Work item: Reproduce this listing from its first line through the line with "b3: e = w | 5; e = e ^ 7; return e", inclusive, leaving out all that follows.

Top of Dataset

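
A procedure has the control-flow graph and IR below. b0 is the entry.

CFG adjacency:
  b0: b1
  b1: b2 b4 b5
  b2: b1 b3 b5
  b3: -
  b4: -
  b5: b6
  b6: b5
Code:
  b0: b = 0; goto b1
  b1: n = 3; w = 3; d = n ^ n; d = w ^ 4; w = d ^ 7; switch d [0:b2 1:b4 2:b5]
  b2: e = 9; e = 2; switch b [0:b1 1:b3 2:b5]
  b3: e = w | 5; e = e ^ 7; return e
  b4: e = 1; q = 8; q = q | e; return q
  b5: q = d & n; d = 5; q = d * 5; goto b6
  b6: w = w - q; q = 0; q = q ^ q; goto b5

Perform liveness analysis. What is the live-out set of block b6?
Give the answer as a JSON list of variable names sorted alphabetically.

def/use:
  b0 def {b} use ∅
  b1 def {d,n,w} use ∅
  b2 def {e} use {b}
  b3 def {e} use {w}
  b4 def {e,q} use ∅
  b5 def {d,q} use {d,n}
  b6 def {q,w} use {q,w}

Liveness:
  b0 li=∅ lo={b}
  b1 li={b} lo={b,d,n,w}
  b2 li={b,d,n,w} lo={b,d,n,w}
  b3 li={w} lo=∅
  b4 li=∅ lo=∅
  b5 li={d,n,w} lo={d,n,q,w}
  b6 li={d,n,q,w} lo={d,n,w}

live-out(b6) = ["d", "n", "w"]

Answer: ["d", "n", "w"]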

Bottom of Dataset

Exercise result:
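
A procedure has the control-flow graph and IR below. b0 is the entry.

CFG adjacency:
  b0: b1
  b1: b2 b4 b5
  b2: b1 b3 b5
  b3: -
  b4: -
  b5: b6
  b6: b5
Code:
  b0: b = 0; goto b1
  b1: n = 3; w = 3; d = n ^ n; d = w ^ 4; w = d ^ 7; switch d [0:b2 1:b4 2:b5]
  b2: e = 9; e = 2; switch b [0:b1 1:b3 2:b5]
  b3: e = w | 5; e = e ^ 7; return e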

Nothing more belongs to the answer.